(EXTRACTED DATA begins)

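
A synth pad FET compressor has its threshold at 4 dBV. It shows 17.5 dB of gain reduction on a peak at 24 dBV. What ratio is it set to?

Input overshoot = 24 − 4 = 20 dB.
Output overshoot = 20 − 17.5 = 2.5 dB.
Ratio = input overshoot / output overshoot = 20 / 2.5 = 8.

8:1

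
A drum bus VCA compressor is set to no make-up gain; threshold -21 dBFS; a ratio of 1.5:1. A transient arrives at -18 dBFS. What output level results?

-19 dBFS

The input is 3 dB above the -21 dBFS threshold.
The 3 dB excess becomes 2 dB after 1.5:1 reduction.
So the level is -21 + 2 = -19 dBFS.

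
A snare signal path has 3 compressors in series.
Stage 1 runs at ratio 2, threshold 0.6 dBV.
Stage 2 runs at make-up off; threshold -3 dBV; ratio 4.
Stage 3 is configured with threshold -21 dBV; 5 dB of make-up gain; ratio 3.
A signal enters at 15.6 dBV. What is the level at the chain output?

Stage 1: overshoot 15 dB → 15/2 = 7.5 dB → 8.1 dBV.
Stage 2: 11.1 dB above -3 dBV, reduced 4:1 to 2.775 dB above → -0.225 dBV.
Stage 3: overshoot 20.775 dB → 20.775/3 = 6.925 dB → -14.075 dBV; +5 dB make-up → -9.075 dBV.

-9.075 dBV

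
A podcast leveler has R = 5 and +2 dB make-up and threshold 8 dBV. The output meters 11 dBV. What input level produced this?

13 dBV

Remove make-up: 11 − 2 = 9 dBV.
That's 1 dB above the 8 dBV threshold.
Undo the ratio: input overshoot = 1 × 5 = 5 dB, giving input = 13 dBV.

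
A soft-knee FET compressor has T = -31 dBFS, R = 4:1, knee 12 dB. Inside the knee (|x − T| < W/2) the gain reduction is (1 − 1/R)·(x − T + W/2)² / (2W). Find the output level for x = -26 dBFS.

x − T + W/2 = -26 − (-31) + 6 = 11.
GR = (1 − 1/4) × 11² / 24 = 0.75 × 121 / 24 = 3.78125 dB.
Output = -26 − 3.78125 = -29.78125 dBFS.

-29.78125 dBFS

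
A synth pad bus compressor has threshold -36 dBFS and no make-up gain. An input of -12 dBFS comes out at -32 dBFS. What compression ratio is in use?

Input overshoot = -12 − (-36) = 24 dB; output overshoot = -32 − (-36) = 4 dB.
Ratio = 24 / 4 = 6.

6:1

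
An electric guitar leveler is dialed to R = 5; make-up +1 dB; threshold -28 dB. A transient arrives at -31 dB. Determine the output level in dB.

-31 dB is 3 dB below the -28 dB threshold, so no gain reduction is applied.
Make-up gain adds 1 dB: -31 + 1 = -30 dB.

-30 dB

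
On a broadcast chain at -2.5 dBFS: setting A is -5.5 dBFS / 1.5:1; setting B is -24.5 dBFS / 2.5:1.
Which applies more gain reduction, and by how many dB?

B, by 12.2 dB

A: 3 dB over, compressed to 2 dB over, so 1 dB of GR.
B: 22 dB over, compressed to 8.8 dB over, so 13.2 dB of GR.
Difference: 12.2 dB in favour of B.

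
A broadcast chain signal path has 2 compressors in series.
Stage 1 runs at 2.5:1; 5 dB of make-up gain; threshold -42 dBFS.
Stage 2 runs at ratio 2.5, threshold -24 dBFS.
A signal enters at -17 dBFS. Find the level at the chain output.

Stage 1: 25 dB above -42 dBFS, reduced 2.5:1 to 10 dB above → -32 dBFS; +5 dB make-up → -27 dBFS.
Stage 2: below threshold (-27 ≤ -24); passes unchanged; output -27 dBFS.

-27 dBFS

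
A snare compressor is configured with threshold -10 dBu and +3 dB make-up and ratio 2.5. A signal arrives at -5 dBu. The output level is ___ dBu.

-5 dBu

Overshoot: -5 − (-10) = 5 dB.
At 2.5:1 the overshoot is divided by 2.5, leaving 2 dB above threshold.
Output = -10 + 2 = -8 dBu; make-up adds 3 dB, giving -5 dBu.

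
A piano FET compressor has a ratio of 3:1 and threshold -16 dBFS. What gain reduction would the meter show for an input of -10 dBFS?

4 dB

-10 dBFS exceeds the threshold by 6 dB.
A 3:1 ratio leaves 2 dB of that excess.
Gain reduction = 6 − 2 = 4 dB.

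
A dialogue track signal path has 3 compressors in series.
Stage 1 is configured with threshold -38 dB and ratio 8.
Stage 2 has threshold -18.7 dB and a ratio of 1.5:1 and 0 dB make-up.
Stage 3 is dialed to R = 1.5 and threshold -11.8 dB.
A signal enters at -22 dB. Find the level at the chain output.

-36 dB

Stage 1: overshoot 16 dB → 16/8 = 2 dB → -36 dB.
Stage 2: -36 dB ≤ -18.7 dB, so stage 2 doesn't engage; output -36 dB.
Stage 3: -36 dB ≤ -11.8 dB, so stage 3 doesn't engage; output -36 dB.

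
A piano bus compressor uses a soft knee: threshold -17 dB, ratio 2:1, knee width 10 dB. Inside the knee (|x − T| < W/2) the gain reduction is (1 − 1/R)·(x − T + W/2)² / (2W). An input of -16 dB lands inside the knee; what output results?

-16.9 dB

x − T + W/2 = -16 − (-17) + 5 = 6.
GR = (1 − 1/2) × 6² / 20 = 0.5 × 36 / 20 = 0.9 dB.
Output = -16 − 0.9 = -16.9 dB.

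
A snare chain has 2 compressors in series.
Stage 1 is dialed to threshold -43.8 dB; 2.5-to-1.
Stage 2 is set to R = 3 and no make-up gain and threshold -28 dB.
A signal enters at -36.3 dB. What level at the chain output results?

Stage 1: 7.5 dB above -43.8 dB, reduced 2.5:1 to 3 dB above → -40.8 dB.
Stage 2: -40.8 dB is at or below the -28 dB threshold — no compression; output -40.8 dB.

-40.8 dB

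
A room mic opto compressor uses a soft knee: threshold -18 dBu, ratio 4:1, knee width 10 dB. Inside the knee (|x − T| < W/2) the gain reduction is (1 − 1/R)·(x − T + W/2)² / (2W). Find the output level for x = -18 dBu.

-18.9375 dBu

x − T + W/2 = -18 − (-18) + 5 = 5.
GR = (1 − 1/4) × 5² / 20 = 0.75 × 25 / 20 = 0.9375 dB.
Output = -18 − 0.9375 = -18.9375 dBu.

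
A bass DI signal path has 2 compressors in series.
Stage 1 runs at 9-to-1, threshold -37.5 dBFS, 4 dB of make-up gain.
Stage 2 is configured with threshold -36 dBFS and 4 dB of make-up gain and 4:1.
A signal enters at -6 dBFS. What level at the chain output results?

-30.5 dBFS

Stage 1: 31.5 dB above -37.5 dBFS, reduced 9:1 to 3.5 dB above → -34 dBFS; +4 dB make-up → -30 dBFS.
Stage 2: overshoot 6 dB → 6/4 = 1.5 dB → -34.5 dBFS; +4 dB make-up → -30.5 dBFS.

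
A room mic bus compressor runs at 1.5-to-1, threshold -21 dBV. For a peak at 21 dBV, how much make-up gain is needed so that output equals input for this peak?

Overshoot 42 dB → 42/1.5 = 28 dB after compression, so the compressed level is -21 + 28 = 7 dBV.
Make-up = target − compressed = 21 − 7 = 14 dB.

14 dB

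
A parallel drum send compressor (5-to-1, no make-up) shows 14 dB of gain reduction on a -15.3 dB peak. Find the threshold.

-32.8 dB

Gain reduction = -15.3 − (-29.3) = 14 dB; output overshoot = GR / (R − 1) = 14 / 4 = 3.5 dB.
Threshold = output − output overshoot = -29.3 − 3.5 = -32.8 dB.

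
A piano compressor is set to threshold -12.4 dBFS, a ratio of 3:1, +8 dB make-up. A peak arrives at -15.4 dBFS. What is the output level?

-15.4 dBFS is 3 dB below the -12.4 dBFS threshold, so no gain reduction is applied.
Make-up gain adds 8 dB: -15.4 + 8 = -7.4 dBFS.

-7.4 dBFS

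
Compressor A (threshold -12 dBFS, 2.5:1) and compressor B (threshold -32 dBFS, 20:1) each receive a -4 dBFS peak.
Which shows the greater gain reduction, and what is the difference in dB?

A: GR = 8 − 8/2.5 = 4.8 dB.
B: GR = 28 − 28/20 = 26.6 dB.
B reduces 21.8 dB more.

B, by 21.8 dB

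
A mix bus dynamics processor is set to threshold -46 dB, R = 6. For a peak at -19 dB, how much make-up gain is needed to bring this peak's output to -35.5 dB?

The peak compresses to -46 + 27/6 = -41.5 dB.
To reach -35.5 dB requires -35.5 − (-41.5) = 6 dB of make-up.

6 dB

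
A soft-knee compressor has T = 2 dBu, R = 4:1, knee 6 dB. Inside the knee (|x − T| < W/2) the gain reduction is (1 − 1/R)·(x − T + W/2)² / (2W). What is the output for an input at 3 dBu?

2 dBu

x − T + W/2 = 3 − 2 + 3 = 4.
GR = (1 − 1/4) × 4² / 12 = 0.75 × 16 / 12 = 1 dB.
Output = 3 − 1 = 2 dBu.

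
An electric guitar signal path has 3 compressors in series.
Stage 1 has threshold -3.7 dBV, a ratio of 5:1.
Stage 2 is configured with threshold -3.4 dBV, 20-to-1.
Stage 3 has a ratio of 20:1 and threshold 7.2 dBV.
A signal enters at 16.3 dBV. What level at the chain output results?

-3.215 dBV

Stage 1: 16.3 dBV is 20 dB over -3.7 dBV; at 5:1 that becomes 4 dB over, giving 0.3 dBV.
Stage 2: 3.7 dB above -3.4 dBV, reduced 20:1 to 0.185 dB above → -3.215 dBV.
Stage 3: -3.215 dBV ≤ 7.2 dBV, so stage 3 doesn't engage; output -3.215 dBV.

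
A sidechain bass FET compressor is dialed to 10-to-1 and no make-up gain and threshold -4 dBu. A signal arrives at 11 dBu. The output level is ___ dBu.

-2.5 dBu

11 dBu sits 15 dB over threshold.
The 15 dB excess becomes 1.5 dB after 10:1 reduction.
Output = -4 + 1.5 = -2.5 dBu.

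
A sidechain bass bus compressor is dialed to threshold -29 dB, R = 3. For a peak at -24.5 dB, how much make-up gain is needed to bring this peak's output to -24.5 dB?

The peak compresses to -29 + 4.5/3 = -27.5 dB.
To reach -24.5 dB requires -24.5 − (-27.5) = 3 dB of make-up.

3 dB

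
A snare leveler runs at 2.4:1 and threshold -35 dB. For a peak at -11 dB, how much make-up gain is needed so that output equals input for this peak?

14 dB

The peak compresses to -35 + 24/2.4 = -25 dB.
To reach -11 dB requires -11 − (-25) = 14 dB of make-up.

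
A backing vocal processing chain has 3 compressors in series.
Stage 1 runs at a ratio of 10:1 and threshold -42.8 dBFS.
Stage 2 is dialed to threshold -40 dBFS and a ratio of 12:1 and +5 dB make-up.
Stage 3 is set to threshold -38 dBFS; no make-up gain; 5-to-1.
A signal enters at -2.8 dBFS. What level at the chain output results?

-37.38 dBFS

Stage 1: overshoot 40 dB → 40/10 = 4 dB → -38.8 dBFS.
Stage 2: -38.8 dBFS is 1.2 dB over -40 dBFS; at 12:1 that becomes 0.1 dB over, giving -39.9 dBFS; +5 dB make-up → -34.9 dBFS.
Stage 3: -34.9 dBFS is 3.1 dB over -38 dBFS; at 5:1 that becomes 0.62 dB over, giving -37.38 dBFS.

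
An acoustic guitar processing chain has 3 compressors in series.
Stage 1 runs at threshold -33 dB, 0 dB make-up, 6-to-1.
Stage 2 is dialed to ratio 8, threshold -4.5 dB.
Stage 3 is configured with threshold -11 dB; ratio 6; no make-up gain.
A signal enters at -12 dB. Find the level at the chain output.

Stage 1: overshoot 21 dB → 21/6 = 3.5 dB → -29.5 dB.
Stage 2: below threshold (-29.5 ≤ -4.5); passes unchanged; output -29.5 dB.
Stage 3: -29.5 dB is at or below the -11 dB threshold — no compression; output -29.5 dB.

-29.5 dB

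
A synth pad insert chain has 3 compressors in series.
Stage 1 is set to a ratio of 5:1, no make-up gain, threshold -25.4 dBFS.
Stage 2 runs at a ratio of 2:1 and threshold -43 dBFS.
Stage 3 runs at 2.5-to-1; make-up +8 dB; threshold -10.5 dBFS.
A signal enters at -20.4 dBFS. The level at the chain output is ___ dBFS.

-25.7 dBFS

Stage 1: overshoot 5 dB → 5/5 = 1 dB → -24.4 dBFS.
Stage 2: 18.6 dB above -43 dBFS, reduced 2:1 to 9.3 dB above → -33.7 dBFS.
Stage 3: -33.7 dBFS is at or below the -10.5 dBFS threshold — no compression; make-up brings it to -25.7 dBFS.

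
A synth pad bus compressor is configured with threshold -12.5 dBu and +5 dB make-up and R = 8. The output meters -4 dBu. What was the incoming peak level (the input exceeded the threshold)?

Before make-up, the level was -4 − 5 = -9 dBu.
Post-compression overshoot = -9 − (-12.5) = 3.5 dB.
Undo the ratio: input overshoot = 3.5 × 8 = 28 dB, giving input = 15.5 dBu.

15.5 dBu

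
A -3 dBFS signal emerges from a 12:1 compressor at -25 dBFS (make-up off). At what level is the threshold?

-27 dBFS

Gain reduction = -3 − (-25) = 22 dB; output overshoot = GR / (R − 1) = 22 / 11 = 2 dB.
Threshold = output − output overshoot = -25 − 2 = -27 dBFS.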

(EXTRACTED DATA ends)

▸ **PROBLEM STATEMENT**:
Both the line containing "A signal enters at -36.3" and the line containing "Compressor A (threshold" belong in the answer. Print them and every line above that falls between them exactly, and no others.

▸ **RESPONSE BELOW**:
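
A signal enters at -36.3 dB. What level at the chain output results?

Stage 1: 7.5 dB above -43.8 dB, reduced 2.5:1 to 3 dB above → -40.8 dB.
Stage 2: -40.8 dB is at or below the -28 dB threshold — no compression; output -40.8 dB.

-40.8 dB

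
A room mic opto compressor uses a soft knee: threshold -18 dBu, ratio 4:1, knee width 10 dB. Inside the knee (|x − T| < W/2) the gain reduction is (1 − 1/R)·(x − T + W/2)² / (2W). Find the output level for x = -18 dBu.

-18.9375 dBu

x − T + W/2 = -18 − (-18) + 5 = 5.
GR = (1 − 1/4) × 5² / 20 = 0.75 × 25 / 20 = 0.9375 dB.
Output = -18 − 0.9375 = -18.9375 dBu.

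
A bass DI signal path has 2 compressors in series.
Stage 1 runs at 9-to-1, threshold -37.5 dBFS, 4 dB of make-up gain.
Stage 2 is configured with threshold -36 dBFS and 4 dB of make-up gain and 4:1.
A signal enters at -6 dBFS. What level at the chain output results?

-30.5 dBFS

Stage 1: 31.5 dB above -37.5 dBFS, reduced 9:1 to 3.5 dB above → -34 dBFS; +4 dB make-up → -30 dBFS.
Stage 2: overshoot 6 dB → 6/4 = 1.5 dB → -34.5 dBFS; +4 dB make-up → -30.5 dBFS.

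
A room mic bus compressor runs at 1.5-to-1, threshold -21 dBV. For a peak at 21 dBV, how much make-up gain is needed so that output equals input for this peak?

Overshoot 42 dB → 42/1.5 = 28 dB after compression, so the compressed level is -21 + 28 = 7 dBV.
Make-up = target − compressed = 21 − 7 = 14 dB.

14 dB

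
A parallel drum send compressor (5-to-1, no make-up) shows 14 dB of gain reduction on a -15.3 dB peak. Find the threshold.

-32.8 dB

Gain reduction = -15.3 − (-29.3) = 14 dB; output overshoot = GR / (R − 1) = 14 / 4 = 3.5 dB.
Threshold = output − output overshoot = -29.3 − 3.5 = -32.8 dB.

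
A piano compressor is set to threshold -12.4 dBFS, a ratio of 3:1, +8 dB make-up. A peak arrives at -15.4 dBFS. What is the output level?

-15.4 dBFS is 3 dB below the -12.4 dBFS threshold, so no gain reduction is applied.
Make-up gain adds 8 dB: -15.4 + 8 = -7.4 dBFS.

-7.4 dBFS

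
Compressor A (threshold -12 dBFS, 2.5:1) and compressor B (threshold -32 dBFS, 20:1) each receive a -4 dBFS peak.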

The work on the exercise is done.